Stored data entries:
┌──

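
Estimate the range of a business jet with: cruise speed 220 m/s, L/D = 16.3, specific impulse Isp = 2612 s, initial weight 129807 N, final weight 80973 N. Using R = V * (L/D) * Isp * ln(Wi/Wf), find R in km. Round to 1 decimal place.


Step 1: Coefficient = V * (L/D) * Isp = 220 * 16.3 * 2612 = 9366632.0 m
Step 2: Wi/Wf = 129807 / 80973 = 1.60309
Step 3: ln(1.60309) = 0.471933
Step 4: R = 9366632.0 * 0.471933 = 4420422.4 m = 4420.4 km

4420.4


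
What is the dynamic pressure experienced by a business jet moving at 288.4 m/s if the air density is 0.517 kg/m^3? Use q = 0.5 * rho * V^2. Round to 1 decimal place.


Step 1: V^2 = 288.4^2 = 83174.56
Step 2: q = 0.5 * 0.517 * 83174.56
Step 3: q = 21500.6 Pa

21500.6


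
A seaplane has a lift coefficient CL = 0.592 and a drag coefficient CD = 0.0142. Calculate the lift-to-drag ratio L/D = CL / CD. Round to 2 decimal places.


Step 1: L/D = CL / CD = 0.592 / 0.0142
Step 2: L/D = 41.69

41.69


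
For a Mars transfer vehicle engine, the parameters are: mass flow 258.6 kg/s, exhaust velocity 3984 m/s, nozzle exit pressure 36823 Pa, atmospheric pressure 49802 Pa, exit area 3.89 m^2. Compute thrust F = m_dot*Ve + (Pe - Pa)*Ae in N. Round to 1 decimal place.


Step 1: Momentum thrust = m_dot * Ve = 258.6 * 3984 = 1030262.4 N
Step 2: Pressure thrust = (Pe - Pa) * Ae = (36823 - 49802) * 3.89 = -50488.31 N
Step 3: Total thrust F = 1030262.4 + -50488.31 = 979774.1 N

979774.1


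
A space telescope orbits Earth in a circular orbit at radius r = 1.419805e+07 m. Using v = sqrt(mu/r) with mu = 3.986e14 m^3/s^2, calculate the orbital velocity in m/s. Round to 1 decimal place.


Step 1: mu / r = 3.986e14 / 1.419805e+07 = 28074277.8058
Step 2: v = sqrt(28074277.8058) = 5298.5 m/s

5298.5


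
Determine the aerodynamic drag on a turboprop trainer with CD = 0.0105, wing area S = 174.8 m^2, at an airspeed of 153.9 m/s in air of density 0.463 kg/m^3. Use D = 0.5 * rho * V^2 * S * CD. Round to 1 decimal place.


Step 1: Dynamic pressure q = 0.5 * 0.463 * 153.9^2 = 5483.1261 Pa
Step 2: Drag D = q * S * CD = 5483.1261 * 174.8 * 0.0105
Step 3: D = 10063.7 N

10063.7


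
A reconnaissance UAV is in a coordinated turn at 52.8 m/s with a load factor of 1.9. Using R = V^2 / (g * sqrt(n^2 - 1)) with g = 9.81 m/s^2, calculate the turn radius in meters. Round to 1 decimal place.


Step 1: V^2 = 52.8^2 = 2787.84
Step 2: n^2 - 1 = 1.9^2 - 1 = 2.61
Step 3: sqrt(2.61) = 1.615549
Step 4: R = 2787.84 / (9.81 * 1.615549) = 175.9 m

175.9


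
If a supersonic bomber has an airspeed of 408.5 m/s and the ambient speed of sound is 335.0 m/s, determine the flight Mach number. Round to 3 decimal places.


Step 1: M = V / a = 408.5 / 335.0
Step 2: M = 1.219

1.219


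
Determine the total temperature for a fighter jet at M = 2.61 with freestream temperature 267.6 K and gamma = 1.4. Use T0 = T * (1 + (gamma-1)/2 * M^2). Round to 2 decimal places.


Step 1: (gamma-1)/2 = 0.2
Step 2: M^2 = 6.8121
Step 3: 1 + 0.2 * 6.8121 = 2.36242
Step 4: T0 = 267.6 * 2.36242 = 632.18 K

632.18


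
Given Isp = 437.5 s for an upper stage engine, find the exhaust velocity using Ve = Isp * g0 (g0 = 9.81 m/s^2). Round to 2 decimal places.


Step 1: Ve = Isp * g0 = 437.5 * 9.81
Step 2: Ve = 4291.88 m/s

4291.88


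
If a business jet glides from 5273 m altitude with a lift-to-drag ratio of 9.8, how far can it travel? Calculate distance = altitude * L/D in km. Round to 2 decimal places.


Step 1: Glide distance = altitude * L/D = 5273 * 9.8 = 51675.4 m
Step 2: Convert to km: 51675.4 / 1000 = 51.68 km

51.68


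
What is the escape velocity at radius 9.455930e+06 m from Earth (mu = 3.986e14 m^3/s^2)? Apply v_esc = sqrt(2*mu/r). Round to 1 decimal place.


Step 1: 2*mu/r = 2 * 3.986e14 / 9.455930e+06 = 84306884.6745
Step 2: v_esc = sqrt(84306884.6745) = 9181.9 m/s

9181.9


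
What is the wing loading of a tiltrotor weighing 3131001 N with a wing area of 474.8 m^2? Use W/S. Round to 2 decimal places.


Step 1: Wing loading = W / S = 3131001 / 474.8
Step 2: Wing loading = 6594.36 N/m^2

6594.36


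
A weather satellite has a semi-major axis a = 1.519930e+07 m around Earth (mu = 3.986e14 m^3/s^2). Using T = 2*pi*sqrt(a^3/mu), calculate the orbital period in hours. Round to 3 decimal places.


Step 1: a^3 / mu = 3.511323e+21 / 3.986e14 = 8.809139e+06
Step 2: sqrt(8.809139e+06) = 2968.0194 s
Step 3: T = 2*pi * 2968.0194 = 18648.62 s
Step 4: T in hours = 18648.62 / 3600 = 5.180 hours

5.180


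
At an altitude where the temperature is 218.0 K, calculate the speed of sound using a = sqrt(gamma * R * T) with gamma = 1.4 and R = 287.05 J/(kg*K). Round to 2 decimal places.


Step 1: gamma * R * T = 1.4 * 287.05 * 218.0 = 87607.66
Step 2: a = sqrt(87607.66) = 295.99 m/s

295.99


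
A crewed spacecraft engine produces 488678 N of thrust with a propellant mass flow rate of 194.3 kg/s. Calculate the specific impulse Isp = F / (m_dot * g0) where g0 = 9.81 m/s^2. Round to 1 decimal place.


Step 1: m_dot * g0 = 194.3 * 9.81 = 1906.08
Step 2: Isp = 488678 / 1906.08 = 256.4 s

256.4


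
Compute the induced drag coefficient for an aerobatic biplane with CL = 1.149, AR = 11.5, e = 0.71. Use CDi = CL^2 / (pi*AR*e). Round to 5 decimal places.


Step 1: CL^2 = 1.149^2 = 1.320201
Step 2: pi * AR * e = 3.14159 * 11.5 * 0.71 = 25.651104
Step 3: CDi = 1.320201 / 25.651104 = 0.05147

0.05147


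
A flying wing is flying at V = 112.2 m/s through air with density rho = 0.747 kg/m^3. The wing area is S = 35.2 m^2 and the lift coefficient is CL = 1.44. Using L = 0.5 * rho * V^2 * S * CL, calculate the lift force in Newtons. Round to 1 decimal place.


Step 1: Calculate dynamic pressure q = 0.5 * 0.747 * 112.2^2 = 0.5 * 0.747 * 12588.84 = 4701.9317 Pa
Step 2: Multiply by wing area and lift coefficient: L = 4701.9317 * 35.2 * 1.44
Step 3: L = 165507.9972 * 1.44 = 238331.5 N

238331.5


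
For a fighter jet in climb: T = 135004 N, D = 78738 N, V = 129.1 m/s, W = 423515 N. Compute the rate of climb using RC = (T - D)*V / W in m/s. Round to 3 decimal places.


Step 1: Excess thrust = T - D = 135004 - 78738 = 56266 N
Step 2: Excess power = 56266 * 129.1 = 7263940.6 W
Step 3: RC = 7263940.6 / 423515 = 17.152 m/s

17.152


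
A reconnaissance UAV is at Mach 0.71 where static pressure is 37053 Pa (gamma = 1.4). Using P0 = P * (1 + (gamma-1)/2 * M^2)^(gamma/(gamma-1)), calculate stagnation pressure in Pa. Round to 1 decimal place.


Step 1: (gamma-1)/2 * M^2 = 0.2 * 0.5041 = 0.10082
Step 2: 1 + 0.10082 = 1.10082
Step 3: Exponent gamma/(gamma-1) = 3.5
Step 4: P0 = 37053 * 1.10082^3.5 = 51859.8 Pa

51859.8


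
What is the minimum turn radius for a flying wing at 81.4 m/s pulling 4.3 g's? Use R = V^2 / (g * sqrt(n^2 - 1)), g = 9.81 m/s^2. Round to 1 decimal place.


Step 1: V^2 = 81.4^2 = 6625.96
Step 2: n^2 - 1 = 4.3^2 - 1 = 17.49
Step 3: sqrt(17.49) = 4.182105
Step 4: R = 6625.96 / (9.81 * 4.182105) = 161.5 m

161.5


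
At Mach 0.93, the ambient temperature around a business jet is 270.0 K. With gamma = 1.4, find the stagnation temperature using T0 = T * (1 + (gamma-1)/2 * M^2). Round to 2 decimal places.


Step 1: (gamma-1)/2 = 0.2
Step 2: M^2 = 0.8649
Step 3: 1 + 0.2 * 0.8649 = 1.17298
Step 4: T0 = 270.0 * 1.17298 = 316.70 K

316.70


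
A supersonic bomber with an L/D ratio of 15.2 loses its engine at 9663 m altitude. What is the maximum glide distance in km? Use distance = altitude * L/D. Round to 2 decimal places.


Step 1: Glide distance = altitude * L/D = 9663 * 15.2 = 146877.6 m
Step 2: Convert to km: 146877.6 / 1000 = 146.88 km

146.88


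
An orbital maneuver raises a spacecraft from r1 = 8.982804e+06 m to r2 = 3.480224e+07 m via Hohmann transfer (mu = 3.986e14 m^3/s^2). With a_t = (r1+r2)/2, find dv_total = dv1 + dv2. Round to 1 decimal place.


Step 1: Transfer semi-major axis a_t = (8.982804e+06 + 3.480224e+07) / 2 = 2.189252e+07 m
Step 2: v1 (circular at r1) = sqrt(mu/r1) = 6661.36 m/s
Step 3: v_t1 = sqrt(mu*(2/r1 - 1/a_t)) = 8398.82 m/s
Step 4: dv1 = |8398.82 - 6661.36| = 1737.47 m/s
Step 5: v2 (circular at r2) = 3384.27 m/s, v_t2 = 2167.82 m/s
Step 6: dv2 = |3384.27 - 2167.82| = 1216.45 m/s
Step 7: Total delta-v = 1737.47 + 1216.45 = 2953.9 m/s

2953.9


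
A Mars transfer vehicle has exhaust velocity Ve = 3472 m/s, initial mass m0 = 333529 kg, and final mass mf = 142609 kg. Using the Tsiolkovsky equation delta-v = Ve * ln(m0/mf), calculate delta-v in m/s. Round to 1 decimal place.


Step 1: Mass ratio m0/mf = 333529 / 142609 = 2.338765
Step 2: ln(2.338765) = 0.849623
Step 3: delta-v = 3472 * 0.849623 = 2949.9 m/s

2949.9


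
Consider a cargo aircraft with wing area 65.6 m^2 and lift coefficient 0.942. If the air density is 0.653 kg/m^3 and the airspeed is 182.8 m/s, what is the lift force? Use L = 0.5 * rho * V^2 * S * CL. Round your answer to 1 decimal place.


Step 1: Calculate dynamic pressure q = 0.5 * 0.653 * 182.8^2 = 0.5 * 0.653 * 33415.84 = 10910.2718 Pa
Step 2: Multiply by wing area and lift coefficient: L = 10910.2718 * 65.6 * 0.942
Step 3: L = 715713.8275 * 0.942 = 674202.4 N

674202.4


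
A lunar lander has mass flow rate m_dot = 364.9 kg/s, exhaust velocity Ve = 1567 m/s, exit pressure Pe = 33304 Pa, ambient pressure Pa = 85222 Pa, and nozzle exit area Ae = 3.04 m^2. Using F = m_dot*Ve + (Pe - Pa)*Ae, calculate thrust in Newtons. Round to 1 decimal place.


Step 1: Momentum thrust = m_dot * Ve = 364.9 * 1567 = 571798.3 N
Step 2: Pressure thrust = (Pe - Pa) * Ae = (33304 - 85222) * 3.04 = -157830.72 N
Step 3: Total thrust F = 571798.3 + -157830.72 = 413967.6 N

413967.6


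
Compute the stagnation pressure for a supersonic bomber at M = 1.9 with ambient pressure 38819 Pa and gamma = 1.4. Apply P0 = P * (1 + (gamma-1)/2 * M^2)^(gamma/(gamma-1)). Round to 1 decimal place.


Step 1: (gamma-1)/2 * M^2 = 0.2 * 3.61 = 0.722
Step 2: 1 + 0.722 = 1.722
Step 3: Exponent gamma/(gamma-1) = 3.5
Step 4: P0 = 38819 * 1.722^3.5 = 260112.0 Pa

260112.0


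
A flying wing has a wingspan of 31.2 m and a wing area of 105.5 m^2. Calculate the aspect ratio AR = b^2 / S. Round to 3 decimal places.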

└──

ASSIGNED TASK:
The lines to set down, exactly and with both ends included, run from the one containing "A lunar lander" to the last line of the data above.

ANSWER BOX:
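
A lunar lander has mass flow rate m_dot = 364.9 kg/s, exhaust velocity Ve = 1567 m/s, exit pressure Pe = 33304 Pa, ambient pressure Pa = 85222 Pa, and nozzle exit area Ae = 3.04 m^2. Using F = m_dot*Ve + (Pe - Pa)*Ae, calculate thrust in Newtons. Round to 1 decimal place.


Step 1: Momentum thrust = m_dot * Ve = 364.9 * 1567 = 571798.3 N
Step 2: Pressure thrust = (Pe - Pa) * Ae = (33304 - 85222) * 3.04 = -157830.72 N
Step 3: Total thrust F = 571798.3 + -157830.72 = 413967.6 N

413967.6


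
Compute the stagnation pressure for a supersonic bomber at M = 1.9 with ambient pressure 38819 Pa and gamma = 1.4. Apply P0 = P * (1 + (gamma-1)/2 * M^2)^(gamma/(gamma-1)). Round to 1 decimal place.


Step 1: (gamma-1)/2 * M^2 = 0.2 * 3.61 = 0.722
Step 2: 1 + 0.722 = 1.722
Step 3: Exponent gamma/(gamma-1) = 3.5
Step 4: P0 = 38819 * 1.722^3.5 = 260112.0 Pa

260112.0


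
A flying wing has a wingspan of 31.2 m and a wing area of 105.5 m^2. Calculate the aspect ratio AR = b^2 / S. Round to 3 decimal places.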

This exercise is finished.